━━━ RECORDS SHOWN ━━━
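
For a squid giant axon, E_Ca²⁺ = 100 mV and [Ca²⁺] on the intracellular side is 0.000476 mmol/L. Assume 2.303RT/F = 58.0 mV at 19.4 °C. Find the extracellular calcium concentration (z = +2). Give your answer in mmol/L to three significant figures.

1.34 mmol/L

Nernst: E = (58.0/2) · log₁₀([out]/[in]), so log₁₀([out]/[in]) = 100.0 × 2 / 58.0 = 3.4483.
[out]/[in] = 10^(3.4483) = 2807.
[out] = 2807 × 0.000476 = 1.336 mmol/L.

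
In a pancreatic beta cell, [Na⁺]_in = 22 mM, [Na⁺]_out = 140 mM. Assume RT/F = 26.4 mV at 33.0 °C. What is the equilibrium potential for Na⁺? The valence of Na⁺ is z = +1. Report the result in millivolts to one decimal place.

48.9 mV

E = (26.4/z) · ln([Na⁺]_out/[Na⁺]_in) with z = +1.
= (26.4/1) · ln(140/22) = 26.40 · ln(6.364)
= 26.40 · (1.8506) = 48.86 mV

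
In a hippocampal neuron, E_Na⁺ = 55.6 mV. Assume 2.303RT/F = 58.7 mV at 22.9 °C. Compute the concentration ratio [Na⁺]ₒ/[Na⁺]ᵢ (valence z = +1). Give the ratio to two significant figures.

8.9

log₁₀([out]/[in]) = E·z/(58.7) = 55.6 × 1 / 58.7 = 0.9472
[out]/[in] = 10^(0.9472) = 8.855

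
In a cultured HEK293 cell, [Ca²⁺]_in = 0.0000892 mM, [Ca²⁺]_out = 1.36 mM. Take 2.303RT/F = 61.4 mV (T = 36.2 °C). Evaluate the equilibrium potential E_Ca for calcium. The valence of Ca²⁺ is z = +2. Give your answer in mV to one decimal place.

128.4 mV

E = (61.4/z) · log₁₀([Ca²⁺]_out/[Ca²⁺]_in) with z = +2.
= (61.4/2) · log₁₀(1.36/0.0000892) = 30.70 · log₁₀(1.525e+04)
= 30.70 · (4.1832) = 128.42 mV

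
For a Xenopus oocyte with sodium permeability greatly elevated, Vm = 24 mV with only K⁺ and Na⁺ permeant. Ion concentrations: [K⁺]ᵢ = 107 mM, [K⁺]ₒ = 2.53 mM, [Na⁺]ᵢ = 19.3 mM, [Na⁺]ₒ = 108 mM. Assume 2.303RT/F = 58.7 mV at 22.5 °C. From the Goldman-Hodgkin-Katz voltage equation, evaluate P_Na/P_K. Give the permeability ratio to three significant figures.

4.64

Let α = P_Na/P_K. GHK: Vm = 58.7·log₁₀[(Kₒ + α·Naₒ)/(Kᵢ + α·Naᵢ)].
10^(Vm/58.7) = 10^(24.0/58.7) = 2.5636
So 2.5636·(Kᵢ + α·Naᵢ) = Kₒ + α·Naₒ → α = (2.5636·107.0 − 2.53) / (108.0 − 2.5636·19.3)
α = (274.3 − 2.53) / (108.0 − 49.48) = 271.8/58.52 = 4.644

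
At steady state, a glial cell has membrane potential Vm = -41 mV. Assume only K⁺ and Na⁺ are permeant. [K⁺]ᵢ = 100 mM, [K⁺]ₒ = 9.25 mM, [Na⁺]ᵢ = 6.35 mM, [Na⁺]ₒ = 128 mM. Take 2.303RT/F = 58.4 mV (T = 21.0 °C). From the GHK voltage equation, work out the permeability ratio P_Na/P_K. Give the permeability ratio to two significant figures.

Let α = P_Na/P_K. GHK: Vm = 58.4·log₁₀[(Kₒ + α·Naₒ)/(Kᵢ + α·Naᵢ)].
10^(Vm/58.4) = 10^(-41.0/58.4) = 0.19858
So 0.19858·(Kᵢ + α·Naᵢ) = Kₒ + α·Naₒ → α = (0.19858·100.0 − 9.25) / (128.0 − 0.19858·6.35)
α = (19.86 − 9.25) / (128.0 − 1.261) = 10.61/126.7 = 0.0837

0.084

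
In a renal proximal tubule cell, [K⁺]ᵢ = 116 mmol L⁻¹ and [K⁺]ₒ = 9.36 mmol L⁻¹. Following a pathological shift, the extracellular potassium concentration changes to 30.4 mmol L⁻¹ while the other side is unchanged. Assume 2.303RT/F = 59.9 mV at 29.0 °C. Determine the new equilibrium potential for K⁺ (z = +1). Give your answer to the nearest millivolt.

-35 mV

After the shift: [K⁺]_out = 30.4, [K⁺]_in = 116 mmol L⁻¹.
E_new = (59.9/1)·log₁₀(30.4/116) = 59.90 · (-0.5816) = -34.84 mV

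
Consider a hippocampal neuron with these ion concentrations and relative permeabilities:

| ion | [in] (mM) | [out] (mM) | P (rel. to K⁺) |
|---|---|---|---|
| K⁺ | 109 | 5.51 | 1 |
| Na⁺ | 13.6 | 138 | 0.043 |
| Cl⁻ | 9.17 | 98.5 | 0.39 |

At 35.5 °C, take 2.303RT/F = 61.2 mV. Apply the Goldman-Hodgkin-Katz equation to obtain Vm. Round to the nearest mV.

Vm = 61.2 · log₁₀[(Σ P·[cation]ₒ + Σ P·[anion]ᵢ) / (Σ P·[cation]ᵢ + Σ P·[anion]ₒ)]
Numerator = 1×5.51 + 0.043×138 + 0.39×9.17 = 15.02
Denominator = 1×109 + 0.043×13.6 + 0.39×98.5 = 148
Vm = 61.2 · log₁₀(0.10149) = 61.2 × (-0.9936) = -60.81 mV

-61 mV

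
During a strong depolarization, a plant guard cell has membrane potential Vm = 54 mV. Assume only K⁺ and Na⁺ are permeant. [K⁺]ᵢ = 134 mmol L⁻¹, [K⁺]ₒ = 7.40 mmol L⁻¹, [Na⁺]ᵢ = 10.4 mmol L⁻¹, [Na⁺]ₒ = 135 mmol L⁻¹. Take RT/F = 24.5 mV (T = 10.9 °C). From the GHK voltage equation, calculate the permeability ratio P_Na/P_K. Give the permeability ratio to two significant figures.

30

Let α = P_Na/P_K. GHK: Vm = 24.5·ln[(Kₒ + α·Naₒ)/(Kᵢ + α·Naᵢ)].
e^(Vm/24.5) = e^(54.0/24.5) = 9.0619
So 9.0619·(Kᵢ + α·Naᵢ) = Kₒ + α·Naₒ → α = (9.0619·134.0 − 7.4) / (135.0 − 9.0619·10.4)
α = (1214 − 7.4) / (135.0 − 94.24) = 1207/40.76 = 29.61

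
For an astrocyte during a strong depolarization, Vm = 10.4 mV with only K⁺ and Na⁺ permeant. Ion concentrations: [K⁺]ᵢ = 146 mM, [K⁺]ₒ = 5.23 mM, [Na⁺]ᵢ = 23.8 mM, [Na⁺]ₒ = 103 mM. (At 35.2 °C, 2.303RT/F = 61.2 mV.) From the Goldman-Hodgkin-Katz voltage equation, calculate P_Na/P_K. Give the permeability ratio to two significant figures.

Let α = P_Na/P_K. GHK: Vm = 61.2·log₁₀[(Kₒ + α·Naₒ)/(Kᵢ + α·Naᵢ)].
10^(Vm/61.2) = 10^(10.4/61.2) = 1.4789
So 1.4789·(Kᵢ + α·Naᵢ) = Kₒ + α·Naₒ → α = (1.4789·146.0 − 5.23) / (103.0 − 1.4789·23.8)
α = (215.9 − 5.23) / (103.0 − 35.2) = 210.7/67.8 = 3.107

3.1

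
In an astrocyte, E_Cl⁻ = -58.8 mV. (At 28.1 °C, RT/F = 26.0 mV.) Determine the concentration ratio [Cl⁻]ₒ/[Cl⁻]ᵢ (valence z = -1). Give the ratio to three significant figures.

9.60

ln([out]/[in]) = E·z/(26.0) = -58.8 × -1 / 26.0 = 2.2615
[out]/[in] = e^(2.2615) = 9.598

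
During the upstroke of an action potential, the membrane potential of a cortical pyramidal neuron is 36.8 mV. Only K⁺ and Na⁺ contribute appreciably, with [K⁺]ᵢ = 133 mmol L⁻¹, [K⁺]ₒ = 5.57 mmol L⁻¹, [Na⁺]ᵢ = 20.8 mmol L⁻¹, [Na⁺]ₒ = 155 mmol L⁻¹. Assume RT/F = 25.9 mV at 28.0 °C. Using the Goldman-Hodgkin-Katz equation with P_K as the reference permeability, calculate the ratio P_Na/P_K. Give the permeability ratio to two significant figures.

Let α = P_Na/P_K. GHK: Vm = 25.9·ln[(Kₒ + α·Naₒ)/(Kᵢ + α·Naᵢ)].
e^(Vm/25.9) = e^(36.8/25.9) = 4.1406
So 4.1406·(Kᵢ + α·Naᵢ) = Kₒ + α·Naₒ → α = (4.1406·133.0 − 5.57) / (155.0 − 4.1406·20.8)
α = (550.7 − 5.57) / (155.0 − 86.13) = 545.1/68.87 = 7.915

7.9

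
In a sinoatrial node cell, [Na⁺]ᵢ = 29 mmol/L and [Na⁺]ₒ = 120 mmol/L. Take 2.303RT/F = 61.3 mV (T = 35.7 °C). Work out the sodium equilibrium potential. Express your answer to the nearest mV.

E = (61.3/z) · log₁₀([Na⁺]_out/[Na⁺]_in) with z = +1.
= (61.3/1) · log₁₀(120/29) = 61.30 · log₁₀(4.138)
= 61.30 · (0.6168) = 37.81 mV

38 mV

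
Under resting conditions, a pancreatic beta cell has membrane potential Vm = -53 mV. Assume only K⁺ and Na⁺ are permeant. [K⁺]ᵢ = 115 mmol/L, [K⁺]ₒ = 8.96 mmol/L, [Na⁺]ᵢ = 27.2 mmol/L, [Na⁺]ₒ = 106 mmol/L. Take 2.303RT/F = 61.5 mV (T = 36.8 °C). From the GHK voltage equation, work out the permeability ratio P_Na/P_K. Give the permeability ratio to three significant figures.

0.0670

Let α = P_Na/P_K. GHK: Vm = 61.5·log₁₀[(Kₒ + α·Naₒ)/(Kᵢ + α·Naᵢ)].
10^(Vm/61.5) = 10^(-53.0/61.5) = 0.13747
So 0.13747·(Kᵢ + α·Naᵢ) = Kₒ + α·Naₒ → α = (0.13747·115.0 − 8.96) / (106.0 − 0.13747·27.2)
α = (15.81 − 8.96) / (106.0 − 3.739) = 6.849/102.3 = 0.06698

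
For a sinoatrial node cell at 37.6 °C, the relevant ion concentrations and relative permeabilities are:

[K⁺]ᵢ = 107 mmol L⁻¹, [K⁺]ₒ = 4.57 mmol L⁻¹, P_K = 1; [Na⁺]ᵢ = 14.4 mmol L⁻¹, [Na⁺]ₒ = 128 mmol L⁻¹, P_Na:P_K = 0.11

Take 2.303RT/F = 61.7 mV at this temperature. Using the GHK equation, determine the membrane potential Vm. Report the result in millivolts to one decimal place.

-47.2 mV

Vm = 61.7 · log₁₀[(Σ P·[cation]ₒ + Σ P·[anion]ᵢ) / (Σ P·[cation]ᵢ + Σ P·[anion]ₒ)]
Numerator = 1×4.57 + 0.11×128 = 18.65
Denominator = 1×107 + 0.11×14.4 = 108.6
Vm = 61.7 · log₁₀(0.17176) = 61.7 × (-0.7651) = -47.21 mV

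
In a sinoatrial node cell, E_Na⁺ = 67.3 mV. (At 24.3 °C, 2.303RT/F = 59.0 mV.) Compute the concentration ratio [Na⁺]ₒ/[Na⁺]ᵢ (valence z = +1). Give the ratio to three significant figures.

log₁₀([out]/[in]) = E·z/(59.0) = 67.3 × 1 / 59.0 = 1.1407
[out]/[in] = 10^(1.1407) = 13.83

13.8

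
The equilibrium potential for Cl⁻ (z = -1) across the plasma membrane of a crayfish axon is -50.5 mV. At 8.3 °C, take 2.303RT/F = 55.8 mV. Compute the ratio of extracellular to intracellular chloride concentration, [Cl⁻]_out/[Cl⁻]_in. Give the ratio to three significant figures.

8.04

log₁₀([out]/[in]) = E·z/(55.8) = -50.5 × -1 / 55.8 = 0.9050
[out]/[in] = 10^(0.9050) = 8.036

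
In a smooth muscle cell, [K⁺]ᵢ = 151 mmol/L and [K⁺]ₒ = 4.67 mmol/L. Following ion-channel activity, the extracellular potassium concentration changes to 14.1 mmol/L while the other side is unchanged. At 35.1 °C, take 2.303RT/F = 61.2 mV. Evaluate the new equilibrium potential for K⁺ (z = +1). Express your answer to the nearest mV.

After the shift: [K⁺]_out = 14.1, [K⁺]_in = 151 mmol/L.
E_new = (61.2/1)·log₁₀(14.1/151) = 61.20 · (-1.0298) = -63.02 mV

-63 mV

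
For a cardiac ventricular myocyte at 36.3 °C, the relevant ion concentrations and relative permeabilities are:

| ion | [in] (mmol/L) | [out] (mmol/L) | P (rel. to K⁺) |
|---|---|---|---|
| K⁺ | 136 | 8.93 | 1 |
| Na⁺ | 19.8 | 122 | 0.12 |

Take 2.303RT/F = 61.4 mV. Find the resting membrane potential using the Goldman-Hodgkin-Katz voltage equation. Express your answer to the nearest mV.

Vm = 61.4 · log₁₀[(Σ P·[cation]ₒ + Σ P·[anion]ᵢ) / (Σ P·[cation]ᵢ + Σ P·[anion]ₒ)]
Numerator = 1×8.93 + 0.12×122 = 23.57
Denominator = 1×136 + 0.12×19.8 = 138.4
Vm = 61.4 · log₁₀(0.17033) = 61.4 × (-0.7687) = -47.20 mV

-47 mV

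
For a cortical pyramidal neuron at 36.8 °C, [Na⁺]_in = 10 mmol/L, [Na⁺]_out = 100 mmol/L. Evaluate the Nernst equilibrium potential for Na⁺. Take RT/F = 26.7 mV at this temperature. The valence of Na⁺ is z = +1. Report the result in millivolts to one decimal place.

61.5 mV

E = (26.7/z) · ln([Na⁺]_out/[Na⁺]_in) with z = +1.
= (26.7/1) · ln(100/10) = 26.70 · ln(10)
= 26.70 · (2.3026) = 61.48 mV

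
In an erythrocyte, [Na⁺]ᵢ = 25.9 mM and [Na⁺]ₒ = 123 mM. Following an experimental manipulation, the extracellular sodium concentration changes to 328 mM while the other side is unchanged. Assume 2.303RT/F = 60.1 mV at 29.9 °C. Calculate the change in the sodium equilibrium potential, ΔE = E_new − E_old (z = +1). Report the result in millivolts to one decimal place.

E_old = (60.1/1)·log₁₀(123/25.9) = 40.66 mV
E_new = (60.1/1)·log₁₀(328/25.9) = 66.26 mV
ΔE = 66.26 − (40.66) = 25.60 mV

25.6 mV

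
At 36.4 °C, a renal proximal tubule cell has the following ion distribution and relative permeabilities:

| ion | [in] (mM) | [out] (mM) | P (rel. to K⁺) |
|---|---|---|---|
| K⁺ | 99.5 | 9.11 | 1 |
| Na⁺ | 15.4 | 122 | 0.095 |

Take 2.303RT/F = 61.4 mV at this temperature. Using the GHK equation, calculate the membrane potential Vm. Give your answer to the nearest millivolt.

-42 mV

Vm = 61.4 · log₁₀[(Σ P·[cation]ₒ + Σ P·[anion]ᵢ) / (Σ P·[cation]ᵢ + Σ P·[anion]ₒ)]
Numerator = 1×9.11 + 0.095×122 = 20.7
Denominator = 1×99.5 + 0.095×15.4 = 101
Vm = 61.4 · log₁₀(0.20503) = 61.4 × (-0.6882) = -42.25 mV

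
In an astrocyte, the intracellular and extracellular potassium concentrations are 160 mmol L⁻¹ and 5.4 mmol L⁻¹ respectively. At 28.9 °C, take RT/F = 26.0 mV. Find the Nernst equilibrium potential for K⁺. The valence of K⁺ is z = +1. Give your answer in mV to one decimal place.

-88.1 mV

E = (26.0/z) · ln([K⁺]_out/[K⁺]_in) with z = +1.
= (26.0/1) · ln(5.4/160) = 26.00 · ln(0.03375)
= 26.00 · (-3.3888) = -88.11 mV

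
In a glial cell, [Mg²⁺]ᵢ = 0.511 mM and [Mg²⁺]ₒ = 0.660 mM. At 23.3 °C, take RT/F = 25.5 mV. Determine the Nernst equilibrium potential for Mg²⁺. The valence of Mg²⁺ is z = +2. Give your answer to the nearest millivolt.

3 mV

E = (25.5/z) · ln([Mg²⁺]_out/[Mg²⁺]_in) with z = +2.
= (25.5/2) · ln(0.660/0.511) = 12.75 · ln(1.292)
= 12.75 · (0.2559) = 3.26 mV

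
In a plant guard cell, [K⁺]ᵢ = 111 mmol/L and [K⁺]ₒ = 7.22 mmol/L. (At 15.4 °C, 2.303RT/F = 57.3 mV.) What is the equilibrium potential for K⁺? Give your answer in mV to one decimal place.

E = (57.3/z) · log₁₀([K⁺]_out/[K⁺]_in) with z = +1.
= (57.3/1) · log₁₀(7.22/111) = 57.30 · log₁₀(0.06505)
= 57.30 · (-1.1868) = -68.00 mV

-68.0 mV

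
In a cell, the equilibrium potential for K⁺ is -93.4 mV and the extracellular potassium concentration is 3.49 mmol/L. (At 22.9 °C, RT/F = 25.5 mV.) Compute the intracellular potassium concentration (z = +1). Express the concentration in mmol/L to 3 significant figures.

136 mmol/L

Nernst: E = (25.5/1) · ln([out]/[in]), so ln([out]/[in]) = -93.4 × 1 / 25.5 = -3.6627.
[out]/[in] = e^(-3.6627) = 0.02566.
[in] = 3.49 / 0.02566 = 136 mmol/L.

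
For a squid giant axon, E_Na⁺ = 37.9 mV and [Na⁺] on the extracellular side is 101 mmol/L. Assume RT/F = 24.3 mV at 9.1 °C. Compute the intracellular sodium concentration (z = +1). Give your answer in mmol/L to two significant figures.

21 mmol/L

Nernst: E = (24.3/1) · ln([out]/[in]), so ln([out]/[in]) = 37.9 × 1 / 24.3 = 1.5597.
[out]/[in] = e^(1.5597) = 4.757.
[in] = 101 / 4.757 = 21.23 mmol/L.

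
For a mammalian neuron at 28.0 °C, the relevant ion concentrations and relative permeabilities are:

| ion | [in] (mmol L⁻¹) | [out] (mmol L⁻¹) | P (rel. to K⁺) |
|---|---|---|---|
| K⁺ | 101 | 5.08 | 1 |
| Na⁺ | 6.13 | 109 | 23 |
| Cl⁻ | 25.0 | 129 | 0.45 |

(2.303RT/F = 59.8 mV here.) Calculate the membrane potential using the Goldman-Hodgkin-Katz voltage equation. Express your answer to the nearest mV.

55 mV

Vm = 59.8 · log₁₀[(Σ P·[cation]ₒ + Σ P·[anion]ᵢ) / (Σ P·[cation]ᵢ + Σ P·[anion]ₒ)]
Numerator = 1×5.08 + 23×109 + 0.45×25.0 = 2523
Denominator = 1×101 + 23×6.13 + 0.45×129 = 300
Vm = 59.8 · log₁₀(8.41) = 59.8 × (0.9248) = 55.30 mV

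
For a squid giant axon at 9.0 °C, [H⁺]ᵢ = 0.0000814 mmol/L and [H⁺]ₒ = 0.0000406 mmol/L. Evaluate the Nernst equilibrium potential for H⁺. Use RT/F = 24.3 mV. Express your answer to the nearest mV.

-17 mV

E = (24.3/z) · ln([H⁺]_out/[H⁺]_in) with z = +1.
= (24.3/1) · ln(0.0000406/0.0000814) = 24.30 · ln(0.4988)
= 24.30 · (-0.6956) = -16.90 mV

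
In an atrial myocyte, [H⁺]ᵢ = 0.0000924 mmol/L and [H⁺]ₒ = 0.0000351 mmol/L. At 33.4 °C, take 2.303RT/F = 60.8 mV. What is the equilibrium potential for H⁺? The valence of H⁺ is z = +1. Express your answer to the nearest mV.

-26 mV

E = (60.8/z) · log₁₀([H⁺]_out/[H⁺]_in) with z = +1.
= (60.8/1) · log₁₀(0.0000351/0.0000924) = 60.80 · log₁₀(0.3799)
= 60.80 · (-0.4204) = -25.56 mV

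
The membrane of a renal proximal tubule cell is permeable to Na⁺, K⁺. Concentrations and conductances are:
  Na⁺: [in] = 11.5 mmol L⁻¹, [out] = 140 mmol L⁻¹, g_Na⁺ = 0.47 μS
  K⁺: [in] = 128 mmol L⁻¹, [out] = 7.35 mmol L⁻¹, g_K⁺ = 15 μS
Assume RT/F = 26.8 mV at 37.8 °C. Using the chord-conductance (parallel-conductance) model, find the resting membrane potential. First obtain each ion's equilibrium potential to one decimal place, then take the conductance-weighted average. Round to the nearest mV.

-72 mV

E_Na⁺ = (26.8/1)·ln(140/11.5) = 67.0 mV
E_K⁺ = (26.8/1)·ln(7.35/128) = -76.6 mV
Vm = (Σ gᵢEᵢ)/(Σ gᵢ) = (0.47·67.0 + 15·-76.6) / (0.47 + 15)
= -1117.51 / 15.47 = -72.24 mV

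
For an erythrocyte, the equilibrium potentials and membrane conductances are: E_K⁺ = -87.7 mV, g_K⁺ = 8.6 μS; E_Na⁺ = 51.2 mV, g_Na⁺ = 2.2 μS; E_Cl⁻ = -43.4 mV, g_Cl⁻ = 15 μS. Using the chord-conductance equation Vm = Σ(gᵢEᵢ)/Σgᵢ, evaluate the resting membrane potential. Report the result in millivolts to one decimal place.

Σ gᵢEᵢ = 8.6·(-87.7) + 2.2·(51.2) + 15·(-43.4) = -1292.58
Σ gᵢ = 8.6 + 2.2 + 15 = 25.8
Vm = -1292.58 / 25.8 = -50.10 mV

-50.1 mV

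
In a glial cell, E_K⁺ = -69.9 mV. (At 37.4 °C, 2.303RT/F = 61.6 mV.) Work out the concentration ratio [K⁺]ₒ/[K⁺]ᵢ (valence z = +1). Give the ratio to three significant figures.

0.0733

log₁₀([out]/[in]) = E·z/(61.6) = -69.9 × 1 / 61.6 = -1.1347
[out]/[in] = 10^(-1.1347) = 0.07333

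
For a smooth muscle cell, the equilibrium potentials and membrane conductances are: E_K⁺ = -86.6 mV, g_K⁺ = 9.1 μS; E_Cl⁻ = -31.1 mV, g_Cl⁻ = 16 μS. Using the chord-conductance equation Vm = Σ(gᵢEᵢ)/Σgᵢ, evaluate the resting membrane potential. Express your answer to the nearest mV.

-51 mV

Σ gᵢEᵢ = 9.1·(-86.6) + 16·(-31.1) = -1285.66
Σ gᵢ = 9.1 + 16 = 25.1
Vm = -1285.66 / 25.1 = -51.22 mV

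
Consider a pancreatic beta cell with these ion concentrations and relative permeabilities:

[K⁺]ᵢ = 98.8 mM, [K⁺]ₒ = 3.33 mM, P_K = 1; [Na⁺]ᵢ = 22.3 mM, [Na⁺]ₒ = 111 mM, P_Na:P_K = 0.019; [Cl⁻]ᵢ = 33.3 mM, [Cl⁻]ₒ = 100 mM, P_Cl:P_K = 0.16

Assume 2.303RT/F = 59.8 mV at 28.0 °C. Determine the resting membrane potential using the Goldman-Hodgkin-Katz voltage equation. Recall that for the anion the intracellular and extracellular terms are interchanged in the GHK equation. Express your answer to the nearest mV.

Vm = 59.8 · log₁₀[(Σ P·[cation]ₒ + Σ P·[anion]ᵢ) / (Σ P·[cation]ᵢ + Σ P·[anion]ₒ)]
Numerator = 1×3.33 + 0.019×111 + 0.16×33.3 = 10.77
Denominator = 1×98.8 + 0.019×22.3 + 0.16×100 = 115.2
Vm = 59.8 · log₁₀(0.093444) = 59.8 × (-1.0294) = -61.56 mV

-62 mV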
━━━
▸ **PROBLEM DESCRIPTION**:
The answer must consist of every line from the entries above that contains the string "relevant".

▸ **YOUR SOLUTION**:
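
For a sinoatrial node cell at 37.6 °C, the relevant ion concentrations and relative permeabilities are:
For a cardiac ventricular myocyte at 36.3 °C, the relevant ion concentrations and relative permeabilities are:
For a mammalian neuron at 28.0 °C, the relevant ion concentrations and relative permeabilities are: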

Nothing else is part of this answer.